The whole listing should be retyped exactly as it appears.
####################
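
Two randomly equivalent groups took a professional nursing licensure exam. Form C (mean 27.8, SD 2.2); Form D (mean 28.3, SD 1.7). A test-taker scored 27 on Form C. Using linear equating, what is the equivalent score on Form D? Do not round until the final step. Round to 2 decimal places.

Linear equating: y = (SD_Y/SD_X)(x − M_X) + M_Y
y = (1.7/2.2)(27 − 27.8) + 28.3
y = 0.772727 × -0.8 + 28.3 = -0.6182 + 28.3 = 27.68

27.68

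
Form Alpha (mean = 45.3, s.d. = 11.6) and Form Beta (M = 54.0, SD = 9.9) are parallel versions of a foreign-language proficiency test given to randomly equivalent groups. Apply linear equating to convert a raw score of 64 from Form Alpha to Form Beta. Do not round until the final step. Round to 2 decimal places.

69.96

Linear equating: y = (SD_Y/SD_X)(x − M_X) + M_Y
y = (9.9/11.6)(64 − 45.3) + 54.0
y = 0.853448 × 18.7 + 54.0 = 15.9595 + 54.0 = 69.96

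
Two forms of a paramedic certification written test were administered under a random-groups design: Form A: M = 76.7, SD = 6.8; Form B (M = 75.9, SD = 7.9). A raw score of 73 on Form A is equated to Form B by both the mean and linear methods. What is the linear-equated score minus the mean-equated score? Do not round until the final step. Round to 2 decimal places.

-0.60

Mean-equated: 73 + (75.9 − 76.7) = 72.20
Linear-equated: (7.9/6.8)(73 − 76.7) + 75.9 = 71.601
Difference = 71.601 − 72.20 = -0.60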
####################
● Response below
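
Two randomly equivalent groups took a professional nursing licensure exam. Form C (mean 27.8, SD 2.2); Form D (mean 28.3, SD 1.7). A test-taker scored 27 on Form C. Using linear equating, what is the equivalent score on Form D? Do not round until the final step. Round to 2 decimal places.

Linear equating: y = (SD_Y/SD_X)(x − M_X) + M_Y
y = (1.7/2.2)(27 − 27.8) + 28.3
y = 0.772727 × -0.8 + 28.3 = -0.6182 + 28.3 = 27.68

27.68

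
Form Alpha (mean = 45.3, s.d. = 11.6) and Form Beta (M = 54.0, SD = 9.9) are parallel versions of a foreign-language proficiency test given to randomly equivalent groups. Apply linear equating to convert a raw score of 64 from Form Alpha to Form Beta. Do not round until the final step. Round to 2 decimal places.

69.96

Linear equating: y = (SD_Y/SD_X)(x − M_X) + M_Y
y = (9.9/11.6)(64 − 45.3) + 54.0
y = 0.853448 × 18.7 + 54.0 = 15.9595 + 54.0 = 69.96

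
Two forms of a paramedic certification written test were administered under a random-groups design: Form A: M = 76.7, SD = 6.8; Form B (M = 75.9, SD = 7.9). A raw score of 73 on Form A is equated to Form B by both the mean and linear methods. What is the linear-equated score minus the mean-equated score? Do not round until the final step. Round to 2 decimal places.

-0.60

Mean-equated: 73 + (75.9 − 76.7) = 72.20
Linear-equated: (7.9/6.8)(73 − 76.7) + 75.9 = 71.601
Difference = 71.601 − 72.20 = -0.60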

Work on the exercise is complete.